__PROBLEM STATEMENT__
Word for word, repeat every entry that appears below.

──────── MATERIAL TO PROCESS ────────

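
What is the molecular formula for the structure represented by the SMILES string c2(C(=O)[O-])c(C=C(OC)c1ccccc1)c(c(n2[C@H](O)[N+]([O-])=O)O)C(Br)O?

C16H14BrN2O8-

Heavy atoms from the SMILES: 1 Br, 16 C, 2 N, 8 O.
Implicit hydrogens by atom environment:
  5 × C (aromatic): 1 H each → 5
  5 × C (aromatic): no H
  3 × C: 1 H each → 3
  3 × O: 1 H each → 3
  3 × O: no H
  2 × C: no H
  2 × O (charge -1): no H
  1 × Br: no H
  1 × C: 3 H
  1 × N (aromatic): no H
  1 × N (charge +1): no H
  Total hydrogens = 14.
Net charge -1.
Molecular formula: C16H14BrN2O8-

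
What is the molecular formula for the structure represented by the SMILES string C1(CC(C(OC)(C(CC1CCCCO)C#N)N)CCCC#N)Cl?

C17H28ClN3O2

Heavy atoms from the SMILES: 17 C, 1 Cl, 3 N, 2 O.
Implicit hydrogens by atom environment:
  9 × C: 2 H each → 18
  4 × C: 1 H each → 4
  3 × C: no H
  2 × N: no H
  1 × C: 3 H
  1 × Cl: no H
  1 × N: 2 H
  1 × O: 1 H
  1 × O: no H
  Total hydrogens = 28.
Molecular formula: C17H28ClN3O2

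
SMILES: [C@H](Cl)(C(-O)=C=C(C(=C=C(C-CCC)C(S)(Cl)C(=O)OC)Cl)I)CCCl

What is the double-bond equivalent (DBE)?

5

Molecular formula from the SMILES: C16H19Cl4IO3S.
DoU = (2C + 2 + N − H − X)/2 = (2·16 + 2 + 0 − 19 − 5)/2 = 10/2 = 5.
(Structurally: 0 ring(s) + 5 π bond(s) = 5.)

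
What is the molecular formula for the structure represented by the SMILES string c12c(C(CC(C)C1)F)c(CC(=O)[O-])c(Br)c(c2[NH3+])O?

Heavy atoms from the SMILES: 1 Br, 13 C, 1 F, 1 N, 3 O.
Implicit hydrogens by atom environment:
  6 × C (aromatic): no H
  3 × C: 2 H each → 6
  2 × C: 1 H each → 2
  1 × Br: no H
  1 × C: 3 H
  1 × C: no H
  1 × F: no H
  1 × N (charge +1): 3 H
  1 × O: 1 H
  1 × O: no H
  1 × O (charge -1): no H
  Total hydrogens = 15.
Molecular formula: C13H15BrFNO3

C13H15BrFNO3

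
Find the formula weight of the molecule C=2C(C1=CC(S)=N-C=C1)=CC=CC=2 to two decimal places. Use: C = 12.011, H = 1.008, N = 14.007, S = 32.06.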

────────

__TASK RESULT__
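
What is the molecular formula for the structure represented by the SMILES string c2(C(=O)[O-])c(C=C(OC)c1ccccc1)c(c(n2[C@H](O)[N+]([O-])=O)O)C(Br)O?

C16H14BrN2O8-

Heavy atoms from the SMILES: 1 Br, 16 C, 2 N, 8 O.
Implicit hydrogens by atom environment:
  5 × C (aromatic): 1 H each → 5
  5 × C (aromatic): no H
  3 × C: 1 H each → 3
  3 × O: 1 H each → 3
  3 × O: no H
  2 × C: no H
  2 × O (charge -1): no H
  1 × Br: no H
  1 × C: 3 H
  1 × N (aromatic): no H
  1 × N (charge +1): no H
  Total hydrogens = 14.
Net charge -1.
Molecular formula: C16H14BrN2O8-

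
What is the molecular formula for the structure represented by the SMILES string C1(CC(C(OC)(C(CC1CCCCO)C#N)N)CCCC#N)Cl?

C17H28ClN3O2

Heavy atoms from the SMILES: 17 C, 1 Cl, 3 N, 2 O.
Implicit hydrogens by atom environment:
  9 × C: 2 H each → 18
  4 × C: 1 H each → 4
  3 × C: no H
  2 × N: no H
  1 × C: 3 H
  1 × Cl: no H
  1 × N: 2 H
  1 × O: 1 H
  1 × O: no H
  Total hydrogens = 28.
Molecular formula: C17H28ClN3O2

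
SMILES: [C@H](Cl)(C(-O)=C=C(C(=C=C(C-CCC)C(S)(Cl)C(=O)OC)Cl)I)CCCl

What is the double-bond equivalent (DBE)?

5

Molecular formula from the SMILES: C16H19Cl4IO3S.
DoU = (2C + 2 + N − H − X)/2 = (2·16 + 2 + 0 − 19 − 5)/2 = 10/2 = 5.
(Structurally: 0 ring(s) + 5 π bond(s) = 5.)

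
What is the molecular formula for the structure represented by the SMILES string c12c(C(CC(C)C1)F)c(CC(=O)[O-])c(Br)c(c2[NH3+])O?

Heavy atoms from the SMILES: 1 Br, 13 C, 1 F, 1 N, 3 O.
Implicit hydrogens by atom environment:
  6 × C (aromatic): no H
  3 × C: 2 H each → 6
  2 × C: 1 H each → 2
  1 × Br: no H
  1 × C: 3 H
  1 × C: no H
  1 × F: no H
  1 × N (charge +1): 3 H
  1 × O: 1 H
  1 × O: no H
  1 × O (charge -1): no H
  Total hydrogens = 15.
Molecular formula: C13H15BrFNO3

C13H15BrFNO3

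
Find the formula weight of the molecule C=2C(C1=CC(S)=N-C=C1)=CC=CC=2 to two decimal places. Use: C = 12.011, H = 1.008, N = 14.007, S = 32.06.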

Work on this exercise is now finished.